YOUR INSTRUCTIONS
Reproduce the data that follows precisely.

[[ RECORDS SHOWN open ]]

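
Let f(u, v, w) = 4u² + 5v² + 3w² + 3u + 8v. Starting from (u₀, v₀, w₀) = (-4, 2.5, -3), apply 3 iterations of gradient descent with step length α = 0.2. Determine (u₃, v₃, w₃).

∇f = (8u + 3, 10v + 8, 6w)
(u₁, v₁, w₁) = (-4, 2.5, -3) − 0.2·(-29, 33, -18) = (1.8, -4.1, 0.6)
(u₂, v₂, w₂) = (1.8, -4.1, 0.6) − 0.2·(17.4, -33, 3.6) = (-1.68, 2.5, -0.12)
(u₃, v₃, w₃) = (-1.68, 2.5, -0.12) − 0.2·(-10.44, 33, -0.72) = (0.408, -4.1, 0.024)

(0.408, -4.1, 0.024)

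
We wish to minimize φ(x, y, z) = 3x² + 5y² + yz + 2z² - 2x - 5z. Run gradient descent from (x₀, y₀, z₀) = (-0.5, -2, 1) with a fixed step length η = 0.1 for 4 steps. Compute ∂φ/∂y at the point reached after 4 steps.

-0.0019

∇φ = (6x - 2, 10y + z, y + 4z - 5)
(x₁, y₁, z₁) = (-0.5, -2, 1) − 0.1·(-5, -19, -3) = (0, -0.1, 1.3)
(x₂, y₂, z₂) = (0, -0.1, 1.3) − 0.1·(-2, 0.3, 0.1) = (0.2, -0.13, 1.29)
(x₃, y₃, z₃) = (0.2, -0.13, 1.29) − 0.1·(-0.8, -0.01, 0.03) = (0.28, -0.129, 1.287)
(x₄, y₄, z₄) = (0.28, -0.129, 1.287) − 0.1·(-0.32, -0.003, 0.019) = (0.312, -0.1287, 1.2851)
∂φ/∂y at (0.312, -0.1287, 1.2851) = -0.0019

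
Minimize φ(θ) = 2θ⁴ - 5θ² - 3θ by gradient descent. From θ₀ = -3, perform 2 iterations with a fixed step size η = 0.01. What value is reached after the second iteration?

-1.08158952

φ′(θ) = 8θ³ - 10θ - 3
Step 1: φ′(-3) = -189; θ₁ = -3 − 0.01·(-189) = -1.11
Step 2: φ′(-1.11) = -2.841048; θ₂ = -1.11 − 0.01·(-2.841048) = -1.08158952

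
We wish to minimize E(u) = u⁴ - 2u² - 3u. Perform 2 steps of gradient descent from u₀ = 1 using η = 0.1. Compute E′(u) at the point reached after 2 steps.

E′(u) = 4u³ - 4u - 3
Step 1: E′(1) = -3; u₁ = 1 − 0.1·(-3) = 1.3
Step 2: E′(1.3) = 0.588; u₂ = 1.3 − 0.1·0.588 = 1.2412
E′(u) at (1.2412) = -0.316141125888

-0.316141125888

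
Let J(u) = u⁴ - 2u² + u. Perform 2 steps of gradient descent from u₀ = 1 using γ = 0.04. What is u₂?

0.93204224

J′(u) = 4u³ - 4u + 1
Step 1: J′(1) = 1; u₁ = 1 − 0.04·1 = 0.96
Step 2: J′(0.96) = 0.698944; u₂ = 0.96 − 0.04·0.698944 = 0.93204224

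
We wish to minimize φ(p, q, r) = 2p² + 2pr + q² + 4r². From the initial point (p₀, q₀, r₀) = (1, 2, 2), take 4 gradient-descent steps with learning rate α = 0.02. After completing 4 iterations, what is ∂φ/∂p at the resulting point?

3.82173184

∇φ = (4p + 2r, 2q, 2p + 8r)
Step 1: at (1, 2, 2), ∇φ = (8, 4, 18) → (1, 2, 2) − 0.02·(8, 4, 18) = (0.84, 1.92, 1.64)
Step 2: at (0.84, 1.92, 1.64), ∇φ = (6.64, 3.84, 14.8) → (0.84, 1.92, 1.64) − 0.02·(6.64, 3.84, 14.8) = (0.7072, 1.8432, 1.344)
Step 3: at (0.7072, 1.8432, 1.344), ∇φ = (5.5168, 3.6864, 12.1664) → (0.7072, 1.8432, 1.344) − 0.02·(5.5168, 3.6864, 12.1664) = (0.596864, 1.769472, 1.100672)
Step 4: at (0.596864, 1.769472, 1.100672), ∇φ = (4.5888, 3.538944, 9.999104) → (0.596864, 1.769472, 1.100672) − 0.02·(4.5888, 3.538944, 9.999104) = (0.505088, 1.69869312, 0.90068992)
∂φ/∂p at (0.505088, 1.69869312, 0.90068992) = 3.82173184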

[[ RECORDS SHOWN closed ]]

OUTPUT FOR THIS EXERCISE
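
Let f(u, v, w) = 4u² + 5v² + 3w² + 3u + 8v. Starting from (u₀, v₀, w₀) = (-4, 2.5, -3), apply 3 iterations of gradient descent with step length α = 0.2. Determine (u₃, v₃, w₃).

∇f = (8u + 3, 10v + 8, 6w)
(u₁, v₁, w₁) = (-4, 2.5, -3) − 0.2·(-29, 33, -18) = (1.8, -4.1, 0.6)
(u₂, v₂, w₂) = (1.8, -4.1, 0.6) − 0.2·(17.4, -33, 3.6) = (-1.68, 2.5, -0.12)
(u₃, v₃, w₃) = (-1.68, 2.5, -0.12) − 0.2·(-10.44, 33, -0.72) = (0.408, -4.1, 0.024)

(0.408, -4.1, 0.024)

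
We wish to minimize φ(x, y, z) = 3x² + 5y² + yz + 2z² - 2x - 5z. Run gradient descent from (x₀, y₀, z₀) = (-0.5, -2, 1) with a fixed step length η = 0.1 for 4 steps. Compute ∂φ/∂y at the point reached after 4 steps.

-0.0019

∇φ = (6x - 2, 10y + z, y + 4z - 5)
(x₁, y₁, z₁) = (-0.5, -2, 1) − 0.1·(-5, -19, -3) = (0, -0.1, 1.3)
(x₂, y₂, z₂) = (0, -0.1, 1.3) − 0.1·(-2, 0.3, 0.1) = (0.2, -0.13, 1.29)
(x₃, y₃, z₃) = (0.2, -0.13, 1.29) − 0.1·(-0.8, -0.01, 0.03) = (0.28, -0.129, 1.287)
(x₄, y₄, z₄) = (0.28, -0.129, 1.287) − 0.1·(-0.32, -0.003, 0.019) = (0.312, -0.1287, 1.2851)
∂φ/∂y at (0.312, -0.1287, 1.2851) = -0.0019

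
Minimize φ(θ) = 2θ⁴ - 5θ² - 3θ by gradient descent. From θ₀ = -3, perform 2 iterations with a fixed step size η = 0.01. What value is reached after the second iteration?

-1.08158952

φ′(θ) = 8θ³ - 10θ - 3
Step 1: φ′(-3) = -189; θ₁ = -3 − 0.01·(-189) = -1.11
Step 2: φ′(-1.11) = -2.841048; θ₂ = -1.11 − 0.01·(-2.841048) = -1.08158952

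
We wish to minimize E(u) = u⁴ - 2u² - 3u. Perform 2 steps of gradient descent from u₀ = 1 using η = 0.1. Compute E′(u) at the point reached after 2 steps.

E′(u) = 4u³ - 4u - 3
Step 1: E′(1) = -3; u₁ = 1 − 0.1·(-3) = 1.3
Step 2: E′(1.3) = 0.588; u₂ = 1.3 − 0.1·0.588 = 1.2412
E′(u) at (1.2412) = -0.316141125888

-0.316141125888

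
Let J(u) = u⁴ - 2u² + u. Perform 2 steps of gradient descent from u₀ = 1 using γ = 0.04. What is u₂?

0.93204224

J′(u) = 4u³ - 4u + 1
Step 1: J′(1) = 1; u₁ = 1 − 0.04·1 = 0.96
Step 2: J′(0.96) = 0.698944; u₂ = 0.96 − 0.04·0.698944 = 0.93204224

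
We wish to minimize φ(p, q, r) = 2p² + 2pr + q² + 4r². From the initial point (p₀, q₀, r₀) = (1, 2, 2), take 4 gradient-descent steps with learning rate α = 0.02. After completing 4 iterations, what is ∂φ/∂p at the resulting point?

3.82173184

∇φ = (4p + 2r, 2q, 2p + 8r)
Step 1: at (1, 2, 2), ∇φ = (8, 4, 18) → (1, 2, 2) − 0.02·(8, 4, 18) = (0.84, 1.92, 1.64)
Step 2: at (0.84, 1.92, 1.64), ∇φ = (6.64, 3.84, 14.8) → (0.84, 1.92, 1.64) − 0.02·(6.64, 3.84, 14.8) = (0.7072, 1.8432, 1.344)
Step 3: at (0.7072, 1.8432, 1.344), ∇φ = (5.5168, 3.6864, 12.1664) → (0.7072, 1.8432, 1.344) − 0.02·(5.5168, 3.6864, 12.1664) = (0.596864, 1.769472, 1.100672)
Step 4: at (0.596864, 1.769472, 1.100672), ∇φ = (4.5888, 3.538944, 9.999104) → (0.596864, 1.769472, 1.100672) − 0.02·(4.5888, 3.538944, 9.999104) = (0.505088, 1.69869312, 0.90068992)
∂φ/∂p at (0.505088, 1.69869312, 0.90068992) = 3.82173184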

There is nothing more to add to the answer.